Task brief:
Emit an exact copy of the lines running from the start of the records to the line containing "11) V² + T² = 208", both included.

Dataset excerpts:

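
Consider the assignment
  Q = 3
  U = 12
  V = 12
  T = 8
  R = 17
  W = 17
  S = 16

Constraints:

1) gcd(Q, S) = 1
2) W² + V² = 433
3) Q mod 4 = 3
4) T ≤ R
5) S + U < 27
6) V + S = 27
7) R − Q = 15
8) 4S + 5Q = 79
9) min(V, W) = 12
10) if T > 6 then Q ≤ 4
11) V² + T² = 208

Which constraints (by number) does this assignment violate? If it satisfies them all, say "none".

Constraints 5, 6, 7 do not hold.

1) gcd(3, 16) = 1  yes
2) W² + V² = 17² + 12² = 289 + 144 = 433  yes
3) 3 mod 4 = 3  yes
4) T = 8, R = 17; 8 ≤ 17  yes
5) S + U = 16 + 12 = 28; 28 ≥ 27, bound 27 not met  no
6) V + S = 12 + 16 = 28, not 27  no
7) R − Q = 17 − 3 = 14, not 15  no
8) 4S + 5Q = 4(16) + 5(3) = 79  yes
9) min(12, 17) = 12  yes
10) T = 8 > 6, so we need Q ≤ 4; Q = 3 ≤ 4  yes
11) V² + T² = 12² + 8² = 144 + 64 = 208  yes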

Finished exercise:
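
Consider the assignment
  Q = 3
  U = 12
  V = 12
  T = 8
  R = 17
  W = 17
  S = 16

Constraints:

1) gcd(Q, S) = 1
2) W² + V² = 433
3) Q mod 4 = 3
4) T ≤ R
5) S + U < 27
6) V + S = 27
7) R − Q = 15
8) 4S + 5Q = 79
9) min(V, W) = 12
10) if T > 6 then Q ≤ 4
11) V² + T² = 208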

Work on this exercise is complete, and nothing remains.